EXTRACTED INFORMATION:
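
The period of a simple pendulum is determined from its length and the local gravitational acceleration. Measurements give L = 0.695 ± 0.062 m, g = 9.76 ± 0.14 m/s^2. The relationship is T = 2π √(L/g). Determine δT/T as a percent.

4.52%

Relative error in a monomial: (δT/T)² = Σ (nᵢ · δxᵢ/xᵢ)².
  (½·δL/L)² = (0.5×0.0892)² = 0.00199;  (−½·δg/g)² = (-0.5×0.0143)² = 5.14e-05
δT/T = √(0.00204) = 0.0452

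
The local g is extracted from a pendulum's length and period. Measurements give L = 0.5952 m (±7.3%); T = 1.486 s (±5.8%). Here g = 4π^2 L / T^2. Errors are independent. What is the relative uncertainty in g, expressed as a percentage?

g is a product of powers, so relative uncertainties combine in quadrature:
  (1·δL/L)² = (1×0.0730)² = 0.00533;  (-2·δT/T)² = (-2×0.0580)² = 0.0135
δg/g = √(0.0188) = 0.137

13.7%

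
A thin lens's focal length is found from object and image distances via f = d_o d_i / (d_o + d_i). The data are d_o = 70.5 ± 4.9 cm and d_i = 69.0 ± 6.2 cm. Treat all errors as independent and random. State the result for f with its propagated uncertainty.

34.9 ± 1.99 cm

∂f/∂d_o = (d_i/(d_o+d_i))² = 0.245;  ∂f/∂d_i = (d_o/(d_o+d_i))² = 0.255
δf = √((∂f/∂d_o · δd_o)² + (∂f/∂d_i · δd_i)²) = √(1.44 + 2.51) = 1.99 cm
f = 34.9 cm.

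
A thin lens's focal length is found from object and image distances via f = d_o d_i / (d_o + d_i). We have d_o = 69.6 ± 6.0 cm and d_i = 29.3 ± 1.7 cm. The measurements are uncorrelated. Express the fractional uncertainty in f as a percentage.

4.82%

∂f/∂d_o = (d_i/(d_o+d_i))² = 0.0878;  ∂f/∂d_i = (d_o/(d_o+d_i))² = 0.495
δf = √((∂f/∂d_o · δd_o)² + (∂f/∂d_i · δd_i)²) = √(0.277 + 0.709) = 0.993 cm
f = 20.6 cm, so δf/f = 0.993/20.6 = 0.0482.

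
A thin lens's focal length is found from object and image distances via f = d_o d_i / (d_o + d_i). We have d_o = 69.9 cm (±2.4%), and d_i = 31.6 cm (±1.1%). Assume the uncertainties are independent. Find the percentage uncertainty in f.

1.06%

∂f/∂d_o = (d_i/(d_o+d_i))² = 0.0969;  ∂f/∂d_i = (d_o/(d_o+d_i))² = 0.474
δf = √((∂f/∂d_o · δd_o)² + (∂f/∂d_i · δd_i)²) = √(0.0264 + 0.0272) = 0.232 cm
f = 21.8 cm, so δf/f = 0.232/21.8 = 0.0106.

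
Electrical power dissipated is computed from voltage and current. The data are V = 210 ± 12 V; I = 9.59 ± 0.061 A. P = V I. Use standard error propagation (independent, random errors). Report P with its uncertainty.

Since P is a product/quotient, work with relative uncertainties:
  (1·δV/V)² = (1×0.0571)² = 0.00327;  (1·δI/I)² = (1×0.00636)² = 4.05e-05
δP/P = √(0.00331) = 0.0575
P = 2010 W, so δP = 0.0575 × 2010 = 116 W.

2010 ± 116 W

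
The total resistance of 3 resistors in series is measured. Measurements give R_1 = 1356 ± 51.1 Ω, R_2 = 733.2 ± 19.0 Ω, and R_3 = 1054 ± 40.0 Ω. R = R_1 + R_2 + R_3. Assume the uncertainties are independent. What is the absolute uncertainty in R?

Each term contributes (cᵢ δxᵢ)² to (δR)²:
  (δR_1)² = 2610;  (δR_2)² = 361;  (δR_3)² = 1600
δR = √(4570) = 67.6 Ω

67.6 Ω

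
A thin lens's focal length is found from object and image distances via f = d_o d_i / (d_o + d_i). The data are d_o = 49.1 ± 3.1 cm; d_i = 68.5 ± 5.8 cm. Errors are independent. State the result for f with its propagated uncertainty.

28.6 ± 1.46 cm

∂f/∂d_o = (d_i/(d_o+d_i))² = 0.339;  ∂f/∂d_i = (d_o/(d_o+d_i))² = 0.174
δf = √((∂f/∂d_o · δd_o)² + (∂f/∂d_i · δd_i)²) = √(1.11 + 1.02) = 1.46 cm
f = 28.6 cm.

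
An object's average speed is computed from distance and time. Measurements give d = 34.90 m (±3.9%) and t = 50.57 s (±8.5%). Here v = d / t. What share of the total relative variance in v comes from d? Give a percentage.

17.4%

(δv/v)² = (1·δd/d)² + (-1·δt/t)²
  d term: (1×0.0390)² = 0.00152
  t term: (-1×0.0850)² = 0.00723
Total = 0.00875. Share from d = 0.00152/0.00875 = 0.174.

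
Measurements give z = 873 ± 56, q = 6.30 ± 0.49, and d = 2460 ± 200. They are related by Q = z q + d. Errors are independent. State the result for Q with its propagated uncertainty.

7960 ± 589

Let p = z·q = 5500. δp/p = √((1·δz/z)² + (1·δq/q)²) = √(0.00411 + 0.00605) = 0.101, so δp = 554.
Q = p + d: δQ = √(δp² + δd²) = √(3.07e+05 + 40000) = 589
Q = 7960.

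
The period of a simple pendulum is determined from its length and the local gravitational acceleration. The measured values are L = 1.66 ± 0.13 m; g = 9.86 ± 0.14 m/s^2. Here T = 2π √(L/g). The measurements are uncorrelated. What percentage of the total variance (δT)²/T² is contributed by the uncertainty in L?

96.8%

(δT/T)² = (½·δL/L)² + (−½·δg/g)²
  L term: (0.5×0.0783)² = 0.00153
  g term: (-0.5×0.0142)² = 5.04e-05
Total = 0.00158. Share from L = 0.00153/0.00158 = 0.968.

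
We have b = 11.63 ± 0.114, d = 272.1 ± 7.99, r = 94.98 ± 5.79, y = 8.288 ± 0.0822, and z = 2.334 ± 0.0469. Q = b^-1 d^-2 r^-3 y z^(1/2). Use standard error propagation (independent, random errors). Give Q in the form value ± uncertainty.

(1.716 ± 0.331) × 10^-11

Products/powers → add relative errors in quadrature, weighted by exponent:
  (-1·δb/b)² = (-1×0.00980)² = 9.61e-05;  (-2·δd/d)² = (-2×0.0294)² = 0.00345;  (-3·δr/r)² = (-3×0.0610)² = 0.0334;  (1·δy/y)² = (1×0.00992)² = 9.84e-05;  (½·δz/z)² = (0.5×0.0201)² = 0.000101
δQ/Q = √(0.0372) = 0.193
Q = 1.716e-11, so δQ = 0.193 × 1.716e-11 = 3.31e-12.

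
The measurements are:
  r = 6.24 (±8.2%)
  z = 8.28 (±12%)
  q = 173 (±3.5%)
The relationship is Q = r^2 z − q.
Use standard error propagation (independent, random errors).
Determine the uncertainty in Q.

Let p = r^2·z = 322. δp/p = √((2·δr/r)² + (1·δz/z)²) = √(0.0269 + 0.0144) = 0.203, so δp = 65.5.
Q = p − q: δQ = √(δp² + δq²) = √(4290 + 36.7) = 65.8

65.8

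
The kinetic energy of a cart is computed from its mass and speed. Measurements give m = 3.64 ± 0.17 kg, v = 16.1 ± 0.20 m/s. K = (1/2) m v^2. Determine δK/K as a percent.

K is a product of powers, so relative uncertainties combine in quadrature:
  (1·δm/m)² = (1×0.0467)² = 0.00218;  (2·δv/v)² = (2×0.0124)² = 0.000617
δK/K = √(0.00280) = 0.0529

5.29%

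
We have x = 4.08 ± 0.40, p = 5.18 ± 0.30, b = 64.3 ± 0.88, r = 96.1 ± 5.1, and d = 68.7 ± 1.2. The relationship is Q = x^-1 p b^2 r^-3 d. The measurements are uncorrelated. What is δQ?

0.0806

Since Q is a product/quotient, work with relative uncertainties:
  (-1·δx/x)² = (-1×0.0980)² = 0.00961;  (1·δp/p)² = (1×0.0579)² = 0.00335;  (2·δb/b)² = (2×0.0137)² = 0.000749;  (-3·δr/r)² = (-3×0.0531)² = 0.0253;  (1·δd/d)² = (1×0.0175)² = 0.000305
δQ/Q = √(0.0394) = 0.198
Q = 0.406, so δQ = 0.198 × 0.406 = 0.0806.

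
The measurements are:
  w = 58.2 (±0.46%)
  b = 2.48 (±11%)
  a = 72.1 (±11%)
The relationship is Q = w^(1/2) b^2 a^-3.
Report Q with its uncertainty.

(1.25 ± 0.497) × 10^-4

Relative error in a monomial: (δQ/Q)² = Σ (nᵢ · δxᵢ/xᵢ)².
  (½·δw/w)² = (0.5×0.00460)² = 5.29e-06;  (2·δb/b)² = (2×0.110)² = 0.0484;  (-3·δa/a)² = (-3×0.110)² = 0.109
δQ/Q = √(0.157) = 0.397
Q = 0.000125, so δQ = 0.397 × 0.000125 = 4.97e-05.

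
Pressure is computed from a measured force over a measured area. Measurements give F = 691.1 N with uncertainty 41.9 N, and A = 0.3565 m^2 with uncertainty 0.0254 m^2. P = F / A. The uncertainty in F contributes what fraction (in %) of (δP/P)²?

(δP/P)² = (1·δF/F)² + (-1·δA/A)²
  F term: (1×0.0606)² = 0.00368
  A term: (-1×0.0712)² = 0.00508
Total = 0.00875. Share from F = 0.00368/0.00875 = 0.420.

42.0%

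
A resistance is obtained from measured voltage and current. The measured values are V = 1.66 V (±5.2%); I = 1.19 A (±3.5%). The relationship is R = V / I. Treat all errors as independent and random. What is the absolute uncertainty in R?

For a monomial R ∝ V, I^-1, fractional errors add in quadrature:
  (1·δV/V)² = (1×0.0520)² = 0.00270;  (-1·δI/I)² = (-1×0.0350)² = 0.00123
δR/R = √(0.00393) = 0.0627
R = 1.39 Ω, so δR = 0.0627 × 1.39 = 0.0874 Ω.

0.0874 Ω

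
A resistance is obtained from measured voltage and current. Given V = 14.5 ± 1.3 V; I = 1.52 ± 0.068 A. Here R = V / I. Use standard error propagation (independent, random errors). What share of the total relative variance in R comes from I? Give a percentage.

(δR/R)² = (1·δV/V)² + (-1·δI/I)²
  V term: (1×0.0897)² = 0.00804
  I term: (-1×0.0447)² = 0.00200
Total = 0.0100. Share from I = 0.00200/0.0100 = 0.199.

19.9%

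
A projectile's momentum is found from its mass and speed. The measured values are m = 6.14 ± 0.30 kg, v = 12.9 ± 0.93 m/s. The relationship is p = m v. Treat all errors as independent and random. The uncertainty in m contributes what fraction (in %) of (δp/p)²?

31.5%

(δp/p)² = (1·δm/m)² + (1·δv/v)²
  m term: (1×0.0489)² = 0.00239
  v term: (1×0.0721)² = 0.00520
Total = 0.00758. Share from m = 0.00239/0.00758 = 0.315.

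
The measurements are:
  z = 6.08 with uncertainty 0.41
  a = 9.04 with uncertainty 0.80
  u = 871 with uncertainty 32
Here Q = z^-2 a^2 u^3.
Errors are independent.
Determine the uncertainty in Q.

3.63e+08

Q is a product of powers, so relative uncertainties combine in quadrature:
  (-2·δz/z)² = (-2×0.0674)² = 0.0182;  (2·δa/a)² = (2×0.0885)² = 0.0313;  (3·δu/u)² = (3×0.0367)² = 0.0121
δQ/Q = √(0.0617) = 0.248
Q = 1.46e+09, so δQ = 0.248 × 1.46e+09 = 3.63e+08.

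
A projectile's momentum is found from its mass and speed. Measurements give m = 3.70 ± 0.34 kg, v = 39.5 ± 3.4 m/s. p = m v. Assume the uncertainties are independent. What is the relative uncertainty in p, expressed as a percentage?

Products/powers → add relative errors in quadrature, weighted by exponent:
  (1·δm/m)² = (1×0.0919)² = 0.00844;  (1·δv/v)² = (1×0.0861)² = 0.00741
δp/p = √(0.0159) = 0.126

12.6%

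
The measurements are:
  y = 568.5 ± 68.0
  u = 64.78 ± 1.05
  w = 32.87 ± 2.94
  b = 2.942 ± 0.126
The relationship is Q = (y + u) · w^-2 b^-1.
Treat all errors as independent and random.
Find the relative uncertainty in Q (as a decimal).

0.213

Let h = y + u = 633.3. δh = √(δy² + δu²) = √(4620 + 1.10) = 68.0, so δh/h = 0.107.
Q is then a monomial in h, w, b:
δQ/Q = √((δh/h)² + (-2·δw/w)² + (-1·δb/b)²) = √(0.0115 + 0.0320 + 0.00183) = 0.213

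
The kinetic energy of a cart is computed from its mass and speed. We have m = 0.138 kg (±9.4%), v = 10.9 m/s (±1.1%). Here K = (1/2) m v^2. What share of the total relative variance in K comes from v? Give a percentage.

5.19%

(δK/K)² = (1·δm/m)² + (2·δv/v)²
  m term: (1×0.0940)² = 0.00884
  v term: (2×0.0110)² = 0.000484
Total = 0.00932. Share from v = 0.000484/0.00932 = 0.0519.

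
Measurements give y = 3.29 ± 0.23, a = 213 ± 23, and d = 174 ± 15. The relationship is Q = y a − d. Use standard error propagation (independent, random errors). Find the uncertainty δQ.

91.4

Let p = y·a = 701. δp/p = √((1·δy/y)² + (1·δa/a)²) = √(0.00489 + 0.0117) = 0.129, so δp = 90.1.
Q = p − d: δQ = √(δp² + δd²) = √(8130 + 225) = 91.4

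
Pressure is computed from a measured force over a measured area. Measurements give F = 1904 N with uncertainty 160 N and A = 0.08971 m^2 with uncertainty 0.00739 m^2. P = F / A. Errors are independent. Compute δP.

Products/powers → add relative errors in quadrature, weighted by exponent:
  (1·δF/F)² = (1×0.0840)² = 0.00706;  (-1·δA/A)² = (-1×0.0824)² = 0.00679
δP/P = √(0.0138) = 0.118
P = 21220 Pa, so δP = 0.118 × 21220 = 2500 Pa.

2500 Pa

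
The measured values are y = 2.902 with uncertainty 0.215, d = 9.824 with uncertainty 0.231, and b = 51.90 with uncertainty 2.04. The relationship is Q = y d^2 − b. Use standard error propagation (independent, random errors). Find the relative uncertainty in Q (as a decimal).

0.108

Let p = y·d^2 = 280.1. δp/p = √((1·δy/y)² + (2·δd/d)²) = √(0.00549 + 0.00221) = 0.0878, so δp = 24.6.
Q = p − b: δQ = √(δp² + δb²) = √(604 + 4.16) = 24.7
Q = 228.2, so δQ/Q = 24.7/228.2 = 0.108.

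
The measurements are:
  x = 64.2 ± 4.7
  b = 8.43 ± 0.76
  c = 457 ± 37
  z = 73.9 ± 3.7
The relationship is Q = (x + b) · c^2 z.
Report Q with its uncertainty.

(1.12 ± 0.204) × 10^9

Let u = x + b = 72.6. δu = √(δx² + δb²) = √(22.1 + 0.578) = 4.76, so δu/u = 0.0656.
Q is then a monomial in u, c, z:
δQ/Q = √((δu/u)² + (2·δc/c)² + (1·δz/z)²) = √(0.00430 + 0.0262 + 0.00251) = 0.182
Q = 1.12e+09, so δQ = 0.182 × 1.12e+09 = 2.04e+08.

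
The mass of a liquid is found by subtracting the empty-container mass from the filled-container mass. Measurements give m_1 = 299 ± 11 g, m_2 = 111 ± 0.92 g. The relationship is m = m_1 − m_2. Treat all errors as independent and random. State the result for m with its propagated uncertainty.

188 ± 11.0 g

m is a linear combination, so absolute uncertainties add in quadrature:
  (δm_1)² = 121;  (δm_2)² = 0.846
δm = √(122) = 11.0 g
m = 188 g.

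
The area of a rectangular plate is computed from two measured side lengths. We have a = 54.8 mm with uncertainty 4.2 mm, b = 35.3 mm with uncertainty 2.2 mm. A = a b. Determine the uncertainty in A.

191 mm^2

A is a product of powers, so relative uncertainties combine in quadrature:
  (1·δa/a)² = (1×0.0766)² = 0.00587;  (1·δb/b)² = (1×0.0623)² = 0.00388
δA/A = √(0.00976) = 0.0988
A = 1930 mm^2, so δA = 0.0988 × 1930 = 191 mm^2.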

PROBLEM DETAILS:
Copy exactly the stretch of data above from the line with "A projectile's momentum is found from its mass and speed. The" through the line with "b = 2.942 ± 0.126", and omit all other lines.

OUTPUT FOR THIS TASK:
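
A projectile's momentum is found from its mass and speed. The measured values are m = 6.14 ± 0.30 kg, v = 12.9 ± 0.93 m/s. The relationship is p = m v. Treat all errors as independent and random. The uncertainty in m contributes what fraction (in %) of (δp/p)²?

31.5%

(δp/p)² = (1·δm/m)² + (1·δv/v)²
  m term: (1×0.0489)² = 0.00239
  v term: (1×0.0721)² = 0.00520
Total = 0.00758. Share from m = 0.00239/0.00758 = 0.315.

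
The measurements are:
  z = 6.08 with uncertainty 0.41
  a = 9.04 with uncertainty 0.80
  u = 871 with uncertainty 32
Here Q = z^-2 a^2 u^3.
Errors are independent.
Determine the uncertainty in Q.

3.63e+08

Q is a product of powers, so relative uncertainties combine in quadrature:
  (-2·δz/z)² = (-2×0.0674)² = 0.0182;  (2·δa/a)² = (2×0.0885)² = 0.0313;  (3·δu/u)² = (3×0.0367)² = 0.0121
δQ/Q = √(0.0617) = 0.248
Q = 1.46e+09, so δQ = 0.248 × 1.46e+09 = 3.63e+08.

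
A projectile's momentum is found from its mass and speed. Measurements give m = 3.70 ± 0.34 kg, v = 39.5 ± 3.4 m/s. p = m v. Assume the uncertainties are independent. What is the relative uncertainty in p, expressed as a percentage?

Products/powers → add relative errors in quadrature, weighted by exponent:
  (1·δm/m)² = (1×0.0919)² = 0.00844;  (1·δv/v)² = (1×0.0861)² = 0.00741
δp/p = √(0.0159) = 0.126

12.6%

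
The measurements are:
  y = 568.5 ± 68.0
  u = 64.78 ± 1.05
  w = 32.87 ± 2.94
  b = 2.942 ± 0.126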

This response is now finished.